Saved entries:
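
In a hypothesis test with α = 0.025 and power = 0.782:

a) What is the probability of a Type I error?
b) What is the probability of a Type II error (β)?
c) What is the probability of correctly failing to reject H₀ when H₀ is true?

a) Type I error probability = α = 0.025
b) Power = P(reject H₀ | H₁ true) = 1 - β = 0.782, so Type II error probability = β = 1 - Power = 0.218
c) P(fail to reject H₀ | H₀ true) = 1 - α = 0.975

Answer: a) 0.025, b) 0.218, c) 0.975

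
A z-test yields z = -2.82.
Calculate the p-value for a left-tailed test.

Answer: p-value ≈ 0.0024

Derivation:
For z = -2.82:
p = P(Z < -2.82) = Φ(-2.82) = 0.0024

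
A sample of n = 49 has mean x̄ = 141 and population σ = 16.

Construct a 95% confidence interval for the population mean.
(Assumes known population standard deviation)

Answer: (136.5200, 145.4800)

Derivation:
Confidence level: 95%, α = 0.05
z_0.025 = 1.960
SE = σ/√n = 16/√49 = 2.2857
Margin of error = 1.960 × 2.2857 = 4.4800
CI: x̄ ± margin = 141 ± 4.4800
CI: (136.5200, 145.4800)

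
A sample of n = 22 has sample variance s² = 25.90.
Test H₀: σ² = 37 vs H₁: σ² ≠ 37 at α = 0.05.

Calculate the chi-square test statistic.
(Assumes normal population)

Answer: χ² = 14.7000, fail to reject H₀

Derivation:
df = n - 1 = 21
χ² = (n-1)s²/σ₀² = 21×25.90/37 = 14.7000
Critical values: χ²_{0.975,21} = 10.283, χ²_{0.025,21} = 35.479
Rejection region: χ² < 10.283 or χ² > 35.479
Decision: fail to reject H₀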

Task requirements
Among the lines above, count those containing "mean" and give only that count.

The answer
2